══ Records shown ══
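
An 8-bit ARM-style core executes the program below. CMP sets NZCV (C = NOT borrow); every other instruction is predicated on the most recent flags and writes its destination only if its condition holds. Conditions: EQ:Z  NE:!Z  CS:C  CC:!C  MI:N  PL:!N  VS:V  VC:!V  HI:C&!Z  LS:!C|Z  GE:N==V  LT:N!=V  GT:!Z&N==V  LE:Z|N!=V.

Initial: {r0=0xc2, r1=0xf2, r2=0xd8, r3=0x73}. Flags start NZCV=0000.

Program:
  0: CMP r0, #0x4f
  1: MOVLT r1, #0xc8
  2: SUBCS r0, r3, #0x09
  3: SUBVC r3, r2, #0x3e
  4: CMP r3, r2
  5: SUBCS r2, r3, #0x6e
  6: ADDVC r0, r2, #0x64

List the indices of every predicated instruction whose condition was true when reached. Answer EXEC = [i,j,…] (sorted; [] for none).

[0] flags=0011 → (cmp)
[1] flags=0011 LT?T → r1=0xc8
[2] flags=0011 CS?T → r0=0x6a
[3] flags=0011 VC?F → skip
[4] flags=1001 → (cmp)
[5] flags=1001 CS?F → skip
[6] flags=1001 VC?F → skip

EXEC = [1,2]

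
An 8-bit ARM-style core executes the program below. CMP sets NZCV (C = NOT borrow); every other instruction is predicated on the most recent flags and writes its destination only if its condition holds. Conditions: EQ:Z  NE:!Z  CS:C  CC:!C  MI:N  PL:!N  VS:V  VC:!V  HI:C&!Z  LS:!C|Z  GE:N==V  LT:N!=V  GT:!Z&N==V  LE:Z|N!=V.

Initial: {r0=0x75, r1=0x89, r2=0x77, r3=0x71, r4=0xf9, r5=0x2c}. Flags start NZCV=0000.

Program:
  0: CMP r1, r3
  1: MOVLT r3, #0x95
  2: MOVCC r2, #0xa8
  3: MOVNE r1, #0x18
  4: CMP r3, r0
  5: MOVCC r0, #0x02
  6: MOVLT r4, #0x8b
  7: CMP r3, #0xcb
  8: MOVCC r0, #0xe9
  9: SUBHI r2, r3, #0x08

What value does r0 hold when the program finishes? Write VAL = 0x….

VAL = 0xe9

[0] flags=0011 → (cmp)
[1] flags=0011 LT?T → r3=0x95
[2] flags=0011 CC?F → skip
[3] flags=0011 NE?T → r1=0x18
[4] flags=0011 → (cmp)
[5] flags=0011 CC?F → skip
[6] flags=0011 LT?T → r4=0x8b
[7] flags=1000 → (cmp)
[8] flags=1000 CC?T → r0=0xe9
[9] flags=1000 HI?F → skip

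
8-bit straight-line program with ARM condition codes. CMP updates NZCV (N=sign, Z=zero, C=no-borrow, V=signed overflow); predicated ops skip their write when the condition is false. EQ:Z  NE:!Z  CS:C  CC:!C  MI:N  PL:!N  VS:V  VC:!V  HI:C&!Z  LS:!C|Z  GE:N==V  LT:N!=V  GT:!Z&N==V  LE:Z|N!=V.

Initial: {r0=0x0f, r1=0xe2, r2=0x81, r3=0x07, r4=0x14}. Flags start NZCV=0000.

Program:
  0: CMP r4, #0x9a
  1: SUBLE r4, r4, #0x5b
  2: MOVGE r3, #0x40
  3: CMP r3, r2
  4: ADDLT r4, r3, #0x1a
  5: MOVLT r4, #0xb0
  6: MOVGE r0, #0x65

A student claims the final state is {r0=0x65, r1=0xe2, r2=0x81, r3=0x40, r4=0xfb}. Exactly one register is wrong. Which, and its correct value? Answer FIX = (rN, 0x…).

0: ✓ CMP  NZCV=0000
1: · SUBLE
2: ✓ MOVGE  r3←0x40
3: ✓ CMP  NZCV=1001
4: · ADDLT
5: · MOVLT
6: ✓ MOVGE  r0←0x65

FIX = (r4, 0x14)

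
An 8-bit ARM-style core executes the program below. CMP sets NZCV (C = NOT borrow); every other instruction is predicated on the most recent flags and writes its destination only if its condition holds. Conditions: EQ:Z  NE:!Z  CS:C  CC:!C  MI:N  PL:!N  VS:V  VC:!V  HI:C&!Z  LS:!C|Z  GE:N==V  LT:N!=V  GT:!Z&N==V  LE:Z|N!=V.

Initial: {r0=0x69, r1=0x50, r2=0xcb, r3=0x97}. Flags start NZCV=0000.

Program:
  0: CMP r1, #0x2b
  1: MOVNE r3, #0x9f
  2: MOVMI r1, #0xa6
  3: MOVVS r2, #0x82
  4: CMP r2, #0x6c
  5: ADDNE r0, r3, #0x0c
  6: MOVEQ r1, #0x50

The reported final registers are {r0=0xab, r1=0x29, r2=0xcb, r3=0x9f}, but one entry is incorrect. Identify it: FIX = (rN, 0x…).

0: ✓ CMP  NZCV=0010
1: ✓ MOVNE  r3←0x9f
2: · MOVMI
3: · MOVVS
4: ✓ CMP  NZCV=0011
5: ✓ ADDNE  r0←0xab
6: · MOVEQ

FIX = (r1, 0x50)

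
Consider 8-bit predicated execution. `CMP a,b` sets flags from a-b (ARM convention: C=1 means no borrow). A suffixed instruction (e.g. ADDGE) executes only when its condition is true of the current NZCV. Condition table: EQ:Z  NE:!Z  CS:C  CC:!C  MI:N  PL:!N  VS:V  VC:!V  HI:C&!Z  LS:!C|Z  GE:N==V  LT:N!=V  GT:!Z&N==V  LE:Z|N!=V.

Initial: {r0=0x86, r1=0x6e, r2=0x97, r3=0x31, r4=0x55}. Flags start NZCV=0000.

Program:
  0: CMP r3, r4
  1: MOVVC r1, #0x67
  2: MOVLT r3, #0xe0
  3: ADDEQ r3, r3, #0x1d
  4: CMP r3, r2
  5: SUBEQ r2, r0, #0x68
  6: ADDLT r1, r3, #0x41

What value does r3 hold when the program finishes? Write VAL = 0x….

0: ✓ CMP  NZCV=1000
1: ✓ MOVVC  r1←0x67
2: ✓ MOVLT  r3←0xe0
3: · ADDEQ
4: ✓ CMP  NZCV=0010
5: · SUBEQ
6: · ADDLT

VAL = 0xe0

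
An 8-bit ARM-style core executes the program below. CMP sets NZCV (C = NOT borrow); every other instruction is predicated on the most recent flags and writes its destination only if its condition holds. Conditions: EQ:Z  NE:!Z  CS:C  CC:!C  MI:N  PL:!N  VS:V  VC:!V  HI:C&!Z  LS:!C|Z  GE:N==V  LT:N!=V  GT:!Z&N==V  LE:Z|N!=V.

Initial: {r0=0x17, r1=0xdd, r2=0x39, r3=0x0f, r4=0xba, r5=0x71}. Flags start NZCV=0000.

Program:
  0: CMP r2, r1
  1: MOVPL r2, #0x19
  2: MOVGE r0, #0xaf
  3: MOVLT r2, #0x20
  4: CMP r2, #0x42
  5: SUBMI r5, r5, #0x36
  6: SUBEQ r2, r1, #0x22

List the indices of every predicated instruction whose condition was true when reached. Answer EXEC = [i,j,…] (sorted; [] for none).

0: ✓ CMP  NZCV=0000
1: ✓ MOVPL  r2←0x19
2: ✓ MOVGE  r0←0xaf
3: · MOVLT
4: ✓ CMP  NZCV=1000
5: ✓ SUBMI  r5←0x3b
6: · SUBEQ

EXEC = [1,2,5]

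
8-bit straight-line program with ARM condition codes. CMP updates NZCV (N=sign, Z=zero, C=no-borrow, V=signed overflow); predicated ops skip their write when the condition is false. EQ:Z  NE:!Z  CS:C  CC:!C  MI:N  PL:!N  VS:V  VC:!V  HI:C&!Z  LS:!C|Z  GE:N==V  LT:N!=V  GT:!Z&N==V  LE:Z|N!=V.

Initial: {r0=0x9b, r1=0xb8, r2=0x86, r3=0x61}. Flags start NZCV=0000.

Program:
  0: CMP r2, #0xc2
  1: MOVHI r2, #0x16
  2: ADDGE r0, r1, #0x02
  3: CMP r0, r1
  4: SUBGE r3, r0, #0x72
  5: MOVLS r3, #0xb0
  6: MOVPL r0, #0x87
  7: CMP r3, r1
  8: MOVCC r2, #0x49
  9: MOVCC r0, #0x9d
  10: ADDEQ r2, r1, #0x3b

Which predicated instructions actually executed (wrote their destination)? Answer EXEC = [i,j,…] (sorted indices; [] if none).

[0] flags=1000 → (cmp)
[1] flags=1000 HI?F → skip
[2] flags=1000 GE?F → skip
[3] flags=1000 → (cmp)
[4] flags=1000 GE?F → skip
[5] flags=1000 LS?T → r3=0xb0
[6] flags=1000 PL?F → skip
[7] flags=1000 → (cmp)
[8] flags=1000 CC?T → r2=0x49
[9] flags=1000 CC?T → r0=0x9d
[10] flags=1000 EQ?F → skip

EXEC = [5,8,9]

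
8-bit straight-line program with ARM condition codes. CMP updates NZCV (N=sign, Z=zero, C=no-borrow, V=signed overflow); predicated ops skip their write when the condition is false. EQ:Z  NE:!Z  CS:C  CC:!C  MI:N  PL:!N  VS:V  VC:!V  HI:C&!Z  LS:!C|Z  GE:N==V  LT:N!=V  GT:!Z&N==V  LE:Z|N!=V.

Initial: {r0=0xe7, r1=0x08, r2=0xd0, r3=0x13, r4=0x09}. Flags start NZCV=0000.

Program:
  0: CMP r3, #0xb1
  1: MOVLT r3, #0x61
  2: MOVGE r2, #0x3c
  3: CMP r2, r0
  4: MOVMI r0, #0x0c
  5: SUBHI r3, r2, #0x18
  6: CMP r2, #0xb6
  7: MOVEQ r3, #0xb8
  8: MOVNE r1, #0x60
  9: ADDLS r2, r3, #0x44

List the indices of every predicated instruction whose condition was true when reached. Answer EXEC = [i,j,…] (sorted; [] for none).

EXEC = [2,8,9]

[0] flags=0000 → (cmp)
[1] flags=0000 LT?F → skip
[2] flags=0000 GE?T → r2=0x3c
[3] flags=0000 → (cmp)
[4] flags=0000 MI?F → skip
[5] flags=0000 HI?F → skip
[6] flags=1001 → (cmp)
[7] flags=1001 EQ?F → skip
[8] flags=1001 NE?T → r1=0x60
[9] flags=1001 LS?T → r2=0x57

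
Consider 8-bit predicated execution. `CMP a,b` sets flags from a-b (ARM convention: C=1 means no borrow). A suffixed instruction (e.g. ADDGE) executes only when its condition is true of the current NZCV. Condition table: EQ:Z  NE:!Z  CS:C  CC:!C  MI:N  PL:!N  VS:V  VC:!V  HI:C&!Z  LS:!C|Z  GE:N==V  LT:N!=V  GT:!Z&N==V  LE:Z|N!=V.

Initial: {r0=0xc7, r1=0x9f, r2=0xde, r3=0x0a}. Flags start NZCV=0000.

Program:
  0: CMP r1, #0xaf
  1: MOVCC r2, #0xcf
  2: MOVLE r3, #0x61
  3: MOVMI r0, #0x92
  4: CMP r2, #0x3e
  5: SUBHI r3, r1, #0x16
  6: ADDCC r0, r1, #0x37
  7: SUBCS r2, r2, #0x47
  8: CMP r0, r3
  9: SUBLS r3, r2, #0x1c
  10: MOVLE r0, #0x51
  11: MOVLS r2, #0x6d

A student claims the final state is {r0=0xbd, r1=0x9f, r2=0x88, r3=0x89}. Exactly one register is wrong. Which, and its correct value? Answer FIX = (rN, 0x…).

0: ✓ CMP  NZCV=1000
1: ✓ MOVCC  r2←0xcf
2: ✓ MOVLE  r3←0x61
3: ✓ MOVMI  r0←0x92
4: ✓ CMP  NZCV=1010
5: ✓ SUBHI  r3←0x89
6: · ADDCC
7: ✓ SUBCS  r2←0x88
8: ✓ CMP  NZCV=0010
9: · SUBLS
10: · MOVLE
11: · MOVLS

FIX = (r0, 0x92)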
═══
*What needs to be done:* Copy out, word for word, the part of the entries above that begins at the line with "3: CMP r2, r0" and ends at the line with "9: ADDLS r2, r3, #0x44", including both.

*Completed task:*
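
  3: CMP r2, r0
  4: MOVMI r0, #0x0c
  5: SUBHI r3, r2, #0x18
  6: CMP r2, #0xb6
  7: MOVEQ r3, #0xb8
  8: MOVNE r1, #0x60
  9: ADDLS r2, r3, #0x44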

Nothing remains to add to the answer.